▶ [Exercise goal]: Beginning at the line that contains "Source P and" and ending at the last line of the records below, retype each line exactly and add nothing.

Segment Start: Dataset records

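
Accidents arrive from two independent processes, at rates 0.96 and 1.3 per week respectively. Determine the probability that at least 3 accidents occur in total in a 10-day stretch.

Independent Poisson processes superpose: combined rate λ = 0.96 + 1.3 = 2.26 per week.
Over the interval, μ = 2.26 × 10/7 ≈ 3.22857 (a 10-day stretch = 10/7 weeks).
P(N ≥ 3) = 1 − P(N ≤ 2) ≈ 0.6260.

0.6260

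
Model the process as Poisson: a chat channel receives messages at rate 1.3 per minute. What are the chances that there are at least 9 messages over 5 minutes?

0.2084

Over the interval, μ = 1.3 × 5 = 6.5 (5 minutes).
P(N ≥ 9) = 1 − P(N ≤ 8) = 1 − Σ_{j=0}^{8} e^(−μ) μ^j/j! ≈ 0.2084.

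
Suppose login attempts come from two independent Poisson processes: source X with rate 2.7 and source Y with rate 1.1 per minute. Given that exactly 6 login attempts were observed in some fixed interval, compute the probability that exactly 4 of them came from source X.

Given the total, each event is independently from source X with probability p = λ_X/(λ_X+λ_Y) = 2.7/3.8 ≈ 0.7105.
So K ~ Binomial(6, 2.7/3.8): P(K = 4) = C(6,4) · (2.7/3.8)^4 · (1.1/3.8)^2 ≈ 0.3204.

0.3204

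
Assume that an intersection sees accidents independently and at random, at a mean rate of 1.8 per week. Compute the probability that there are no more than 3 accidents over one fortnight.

Over the interval, μ = 1.8 × 2 = 3.6 (a fortnight = 2 weeks).
P(N ≤ 3) = Σ_{j=0}^{3} e^(−μ) μ^j/j! ≈ 0.5152.

0.5152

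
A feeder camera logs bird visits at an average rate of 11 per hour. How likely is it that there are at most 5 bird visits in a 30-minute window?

0.5289

Over the interval, μ = 11 × 0.5 = 5.5 (a 30-minute window = 0.5 hours).
P(N ≤ 5) = Σ_{j=0}^{5} e^(−μ) μ^j/j! ≈ 0.5289.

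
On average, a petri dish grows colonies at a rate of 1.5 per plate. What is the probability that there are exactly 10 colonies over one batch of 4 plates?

0.0413

Over the interval, μ = 1.5 × 4 = 6 (a batch of 4 plates = 4 plates).
P(N = 10) = e^(−μ) μ^10/10! = e^(−6) · 6^10/3628800 ≈ 0.0413.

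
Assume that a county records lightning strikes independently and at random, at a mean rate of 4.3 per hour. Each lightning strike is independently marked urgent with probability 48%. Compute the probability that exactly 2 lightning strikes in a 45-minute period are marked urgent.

Thinning: the lightning strikes that are marked urgent themselves form a Poisson process with rate 0.48 × 4.3 = 2.064 per hour.
Over the interval, μ = 2.064 × 0.75 = 1.548 (a 45-minute period = 0.75 hours).
P(N = 2) = e^(−1.548) · 1.548^2/2! ≈ 0.2548.

0.2548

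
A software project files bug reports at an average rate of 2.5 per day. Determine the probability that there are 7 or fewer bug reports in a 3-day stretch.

0.5246

Over the interval, μ = 2.5 × 3 = 7.5 (a 3-day stretch = 3 days).
P(N ≤ 7) = Σ_{j=0}^{7} e^(−μ) μ^j/j! ≈ 0.5246.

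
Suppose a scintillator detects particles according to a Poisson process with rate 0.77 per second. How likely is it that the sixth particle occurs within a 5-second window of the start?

0.1919

Over the interval, μ = 0.77 × 5 = 3.85 (a 5-second window = 5 seconds).
The sixth arrival falls in the interval iff at least 6 events occur there: P(S_6 ≤ t) = P(N ≥ 6) = 1 − P(N ≤ 5) ≈ 0.1919.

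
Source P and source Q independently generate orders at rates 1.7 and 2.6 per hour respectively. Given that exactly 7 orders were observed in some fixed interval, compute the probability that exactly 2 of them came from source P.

Given the total, each event is independently from source P with probability p = λ_P/(λ_P+λ_Q) = 1.7/4.3 ≈ 0.3953.
So K ~ Binomial(7, 1.7/4.3): P(K = 2) = C(7,2) · (1.7/4.3)^2 · (2.6/4.3)^5 ≈ 0.2653.

0.2653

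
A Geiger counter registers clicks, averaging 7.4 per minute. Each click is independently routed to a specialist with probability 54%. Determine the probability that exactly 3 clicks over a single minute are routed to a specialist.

Thinning: the clicks that are routed to a specialist themselves form a Poisson process with rate 0.54 × 7.4 = 3.996 per minute.
So μ = 3.996.
P(N = 3) = e^(−3.996) · 3.996^3/3! ≈ 0.1956.

0.1956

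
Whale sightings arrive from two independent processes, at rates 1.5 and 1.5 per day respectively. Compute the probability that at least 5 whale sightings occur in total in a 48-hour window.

Independent Poisson processes superpose: combined rate λ = 1.5 + 1.5 = 3 per day.
Over the interval, μ = 3 × 2 = 6 (a 48-hour window = 2 days).
P(N ≥ 5) = 1 − P(N ≤ 4) ≈ 0.7149.

0.7149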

Segment End: Dataset records

▶ [The answer]:
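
Source P and source Q independently generate orders at rates 1.7 and 2.6 per hour respectively. Given that exactly 7 orders were observed in some fixed interval, compute the probability that exactly 2 of them came from source P.

Given the total, each event is independently from source P with probability p = λ_P/(λ_P+λ_Q) = 1.7/4.3 ≈ 0.3953.
So K ~ Binomial(7, 1.7/4.3): P(K = 2) = C(7,2) · (1.7/4.3)^2 · (2.6/4.3)^5 ≈ 0.2653.

0.2653

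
A Geiger counter registers clicks, averaging 7.4 per minute. Each click is independently routed to a specialist with probability 54%. Determine the probability that exactly 3 clicks over a single minute are routed to a specialist.

Thinning: the clicks that are routed to a specialist themselves form a Poisson process with rate 0.54 × 7.4 = 3.996 per minute.
So μ = 3.996.
P(N = 3) = e^(−3.996) · 3.996^3/3! ≈ 0.1956.

0.1956

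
Whale sightings arrive from two independent processes, at rates 1.5 and 1.5 per day respectively. Compute the probability that at least 5 whale sightings occur in total in a 48-hour window.

Independent Poisson processes superpose: combined rate λ = 1.5 + 1.5 = 3 per day.
Over the interval, μ = 3 × 2 = 6 (a 48-hour window = 2 days).
P(N ≥ 5) = 1 − P(N ≤ 4) ≈ 0.7149.

0.7149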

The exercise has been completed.